### [Work instructions]
Look through the material below. Return exactly the lines from the one with "The sequential game" through the one with "y → [Follower]", both included.

### [Available data]
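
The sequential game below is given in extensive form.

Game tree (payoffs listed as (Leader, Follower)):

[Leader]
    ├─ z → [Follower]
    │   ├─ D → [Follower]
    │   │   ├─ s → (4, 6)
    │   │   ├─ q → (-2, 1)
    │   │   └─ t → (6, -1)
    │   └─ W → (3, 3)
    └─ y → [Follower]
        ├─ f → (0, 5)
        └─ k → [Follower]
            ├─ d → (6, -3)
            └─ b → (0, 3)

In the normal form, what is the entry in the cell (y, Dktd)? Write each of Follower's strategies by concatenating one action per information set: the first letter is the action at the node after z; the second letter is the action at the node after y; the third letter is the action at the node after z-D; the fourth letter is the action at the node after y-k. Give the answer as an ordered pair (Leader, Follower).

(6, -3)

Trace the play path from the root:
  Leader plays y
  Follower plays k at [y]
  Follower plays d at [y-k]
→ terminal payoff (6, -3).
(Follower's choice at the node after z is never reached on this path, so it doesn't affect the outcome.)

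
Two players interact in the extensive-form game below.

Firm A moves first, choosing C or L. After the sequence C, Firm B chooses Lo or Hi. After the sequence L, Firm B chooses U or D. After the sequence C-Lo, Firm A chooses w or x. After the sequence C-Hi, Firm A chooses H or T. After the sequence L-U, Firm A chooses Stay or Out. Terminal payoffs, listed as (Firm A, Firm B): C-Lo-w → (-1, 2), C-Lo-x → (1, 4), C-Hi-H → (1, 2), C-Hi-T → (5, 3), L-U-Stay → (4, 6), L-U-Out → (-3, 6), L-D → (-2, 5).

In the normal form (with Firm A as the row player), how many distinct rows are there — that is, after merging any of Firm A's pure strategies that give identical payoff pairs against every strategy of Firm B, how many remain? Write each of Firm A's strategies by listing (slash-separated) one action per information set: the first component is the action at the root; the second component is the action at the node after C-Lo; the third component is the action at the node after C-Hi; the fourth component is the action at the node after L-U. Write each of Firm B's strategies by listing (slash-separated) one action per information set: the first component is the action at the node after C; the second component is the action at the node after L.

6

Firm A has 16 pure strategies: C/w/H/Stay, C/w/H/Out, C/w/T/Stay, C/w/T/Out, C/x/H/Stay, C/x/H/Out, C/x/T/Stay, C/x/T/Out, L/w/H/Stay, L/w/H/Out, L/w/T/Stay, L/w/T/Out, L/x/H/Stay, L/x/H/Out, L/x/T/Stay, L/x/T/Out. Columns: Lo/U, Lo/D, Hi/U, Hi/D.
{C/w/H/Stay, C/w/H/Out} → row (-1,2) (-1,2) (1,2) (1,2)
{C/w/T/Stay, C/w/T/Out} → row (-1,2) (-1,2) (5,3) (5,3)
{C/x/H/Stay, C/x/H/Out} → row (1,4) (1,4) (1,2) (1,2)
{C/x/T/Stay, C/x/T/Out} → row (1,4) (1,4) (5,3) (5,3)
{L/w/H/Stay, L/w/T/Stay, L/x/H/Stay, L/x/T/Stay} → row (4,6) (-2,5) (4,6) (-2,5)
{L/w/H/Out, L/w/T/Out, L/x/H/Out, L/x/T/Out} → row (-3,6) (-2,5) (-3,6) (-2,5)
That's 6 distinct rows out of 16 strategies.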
* * *
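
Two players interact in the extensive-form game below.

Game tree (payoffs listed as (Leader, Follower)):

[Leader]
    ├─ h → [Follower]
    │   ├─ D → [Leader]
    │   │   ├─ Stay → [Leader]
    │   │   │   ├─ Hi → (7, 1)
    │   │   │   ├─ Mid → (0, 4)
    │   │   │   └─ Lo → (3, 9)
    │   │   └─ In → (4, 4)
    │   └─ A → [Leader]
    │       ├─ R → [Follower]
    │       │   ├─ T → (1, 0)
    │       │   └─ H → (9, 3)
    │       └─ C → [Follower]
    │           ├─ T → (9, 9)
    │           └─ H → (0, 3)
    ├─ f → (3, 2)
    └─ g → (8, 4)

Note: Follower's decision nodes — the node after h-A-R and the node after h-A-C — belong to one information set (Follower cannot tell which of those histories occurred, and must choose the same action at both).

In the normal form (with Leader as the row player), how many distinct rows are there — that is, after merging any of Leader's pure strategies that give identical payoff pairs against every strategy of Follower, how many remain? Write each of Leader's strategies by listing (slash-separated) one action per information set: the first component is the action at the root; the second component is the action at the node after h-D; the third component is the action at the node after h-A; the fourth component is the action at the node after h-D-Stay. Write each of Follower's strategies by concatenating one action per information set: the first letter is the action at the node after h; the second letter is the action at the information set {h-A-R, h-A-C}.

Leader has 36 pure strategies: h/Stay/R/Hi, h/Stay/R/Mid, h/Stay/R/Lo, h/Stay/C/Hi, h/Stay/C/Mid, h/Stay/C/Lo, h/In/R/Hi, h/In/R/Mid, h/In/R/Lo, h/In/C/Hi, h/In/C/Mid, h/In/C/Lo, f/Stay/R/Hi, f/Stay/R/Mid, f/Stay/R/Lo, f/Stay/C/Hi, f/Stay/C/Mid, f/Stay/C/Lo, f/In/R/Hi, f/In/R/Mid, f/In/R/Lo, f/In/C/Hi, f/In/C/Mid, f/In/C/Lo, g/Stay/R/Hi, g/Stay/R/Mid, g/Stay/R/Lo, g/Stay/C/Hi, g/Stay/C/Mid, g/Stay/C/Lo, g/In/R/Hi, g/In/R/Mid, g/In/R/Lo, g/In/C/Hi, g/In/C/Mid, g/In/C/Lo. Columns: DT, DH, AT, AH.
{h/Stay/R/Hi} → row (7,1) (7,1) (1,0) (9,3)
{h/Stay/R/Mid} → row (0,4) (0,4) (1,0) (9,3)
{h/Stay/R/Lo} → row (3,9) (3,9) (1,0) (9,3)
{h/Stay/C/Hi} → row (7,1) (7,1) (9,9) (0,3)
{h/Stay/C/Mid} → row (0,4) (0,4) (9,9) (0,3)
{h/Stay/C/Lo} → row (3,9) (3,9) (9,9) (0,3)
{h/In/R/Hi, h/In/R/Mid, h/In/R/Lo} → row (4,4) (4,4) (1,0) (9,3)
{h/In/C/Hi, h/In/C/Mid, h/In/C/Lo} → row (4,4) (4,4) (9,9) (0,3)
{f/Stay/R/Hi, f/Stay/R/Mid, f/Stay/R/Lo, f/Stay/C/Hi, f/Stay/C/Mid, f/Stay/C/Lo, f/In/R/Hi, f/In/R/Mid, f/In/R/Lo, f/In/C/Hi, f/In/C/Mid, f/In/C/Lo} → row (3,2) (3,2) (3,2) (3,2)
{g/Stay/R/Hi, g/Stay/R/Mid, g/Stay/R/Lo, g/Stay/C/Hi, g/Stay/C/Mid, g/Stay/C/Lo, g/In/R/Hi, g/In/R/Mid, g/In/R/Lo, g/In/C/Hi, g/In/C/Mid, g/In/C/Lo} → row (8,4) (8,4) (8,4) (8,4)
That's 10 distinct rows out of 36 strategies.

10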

### [Final answer]
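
The sequential game below is given in extensive form.

Game tree (payoffs listed as (Leader, Follower)):

[Leader]
    ├─ z → [Follower]
    │   ├─ D → [Follower]
    │   │   ├─ s → (4, 6)
    │   │   ├─ q → (-2, 1)
    │   │   └─ t → (6, -1)
    │   └─ W → (3, 3)
    └─ y → [Follower]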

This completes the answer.